── INPUT DATA

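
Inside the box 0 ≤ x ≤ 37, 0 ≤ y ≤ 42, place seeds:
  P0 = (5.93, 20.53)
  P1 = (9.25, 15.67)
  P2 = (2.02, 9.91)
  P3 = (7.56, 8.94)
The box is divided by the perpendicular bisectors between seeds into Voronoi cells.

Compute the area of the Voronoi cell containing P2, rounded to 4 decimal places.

Area of P2's cell: 68.6748

1. box [0,37]×[0,42]: [(0, 0) (37, 0) (37, 42) (0, 42)]
2. ⊥bis P2·P0 via (3.975,15.22): [(0, 16.6835) (0, 0) (37, 0) (37, 3.0611)]  |A|=365.2745
3. ⊥bis P2·P1 via (5.635,12.79): [(3.5845, 15.3638) (0, 16.6835) (0, 0) (15.8245, 0)]  |A|=151.4635
4. ⊥bis P2·P3 via (4.79,9.425): [(5.4253, 13.0533) (3.5845, 15.3638) (0, 16.6835) (0, 0) (3.1398, 0)]  |A|=68.6748
5. canonical 5-gon: [(5.4253, 13.0533) (3.5845, 15.3638) (0, 16.6835) (0, 0) (3.1398, 0)]
6. shoelace: 68.6748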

────

TASK GOAL -> Please repeat the material in full, keeping it exact.

RESULT BELOW ->
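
Inside the box 0 ≤ x ≤ 37, 0 ≤ y ≤ 42, place seeds:
  P0 = (5.93, 20.53)
  P1 = (9.25, 15.67)
  P2 = (2.02, 9.91)
  P3 = (7.56, 8.94)
The box is divided by the perpendicular bisectors between seeds into Voronoi cells.

Compute the area of the Voronoi cell containing P2, rounded to 4 decimal places.

Area of P2's cell: 68.6748

1. box [0,37]×[0,42]: [(0, 0) (37, 0) (37, 42) (0, 42)]
2. ⊥bis P2·P0 via (3.975,15.22): [(0, 16.6835) (0, 0) (37, 0) (37, 3.0611)]  |A|=365.2745
3. ⊥bis P2·P1 via (5.635,12.79): [(3.5845, 15.3638) (0, 16.6835) (0, 0) (15.8245, 0)]  |A|=151.4635
4. ⊥bis P2·P3 via (4.79,9.425): [(5.4253, 13.0533) (3.5845, 15.3638) (0, 16.6835) (0, 0) (3.1398, 0)]  |A|=68.6748
5. canonical 5-gon: [(5.4253, 13.0533) (3.5845, 15.3638) (0, 16.6835) (0, 0) (3.1398, 0)]
6. shoelace: 68.6748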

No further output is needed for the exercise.